- PROBLEM DETAILS -
Only one span of the listing below should come back. It runs from the line with "A network analyser" through the line with "A vector network", and each of its lines must be reproduced exactly.

- GIVEN RECORDS -

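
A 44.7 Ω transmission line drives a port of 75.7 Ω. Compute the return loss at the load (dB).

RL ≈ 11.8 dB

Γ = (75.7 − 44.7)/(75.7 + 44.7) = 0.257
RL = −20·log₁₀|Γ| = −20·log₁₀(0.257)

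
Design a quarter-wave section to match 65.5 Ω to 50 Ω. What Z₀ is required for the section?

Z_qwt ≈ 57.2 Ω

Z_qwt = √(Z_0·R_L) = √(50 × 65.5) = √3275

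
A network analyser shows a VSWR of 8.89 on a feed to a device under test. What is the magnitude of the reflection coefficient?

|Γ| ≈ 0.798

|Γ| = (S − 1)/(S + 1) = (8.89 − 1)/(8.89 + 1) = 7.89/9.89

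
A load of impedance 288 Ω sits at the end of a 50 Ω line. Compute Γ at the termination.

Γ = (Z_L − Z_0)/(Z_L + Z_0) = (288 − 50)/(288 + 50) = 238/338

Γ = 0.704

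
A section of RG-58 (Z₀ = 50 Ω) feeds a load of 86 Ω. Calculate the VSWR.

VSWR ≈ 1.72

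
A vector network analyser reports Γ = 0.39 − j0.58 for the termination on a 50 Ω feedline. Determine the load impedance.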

* * *

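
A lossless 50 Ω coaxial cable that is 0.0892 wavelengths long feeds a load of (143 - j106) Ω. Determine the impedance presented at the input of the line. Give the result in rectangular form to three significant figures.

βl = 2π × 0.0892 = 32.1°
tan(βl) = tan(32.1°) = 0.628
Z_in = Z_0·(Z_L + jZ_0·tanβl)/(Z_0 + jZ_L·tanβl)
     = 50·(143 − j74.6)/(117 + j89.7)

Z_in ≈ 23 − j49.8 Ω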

- FINISHED EXERCISE -
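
A network analyser shows a VSWR of 8.89 on a feed to a device under test. What is the magnitude of the reflection coefficient?

|Γ| ≈ 0.798

|Γ| = (S − 1)/(S + 1) = (8.89 − 1)/(8.89 + 1) = 7.89/9.89

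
A load of impedance 288 Ω sits at the end of a 50 Ω line. Compute Γ at the termination.

Γ = (Z_L − Z_0)/(Z_L + Z_0) = (288 − 50)/(288 + 50) = 238/338

Γ = 0.704

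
A section of RG-58 (Z₀ = 50 Ω) feeds a load of 86 Ω. Calculate the VSWR.

VSWR ≈ 1.72

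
A vector network analyser reports Γ = 0.39 − j0.58 for the termination on a 50 Ω feedline. Determine the load impedance.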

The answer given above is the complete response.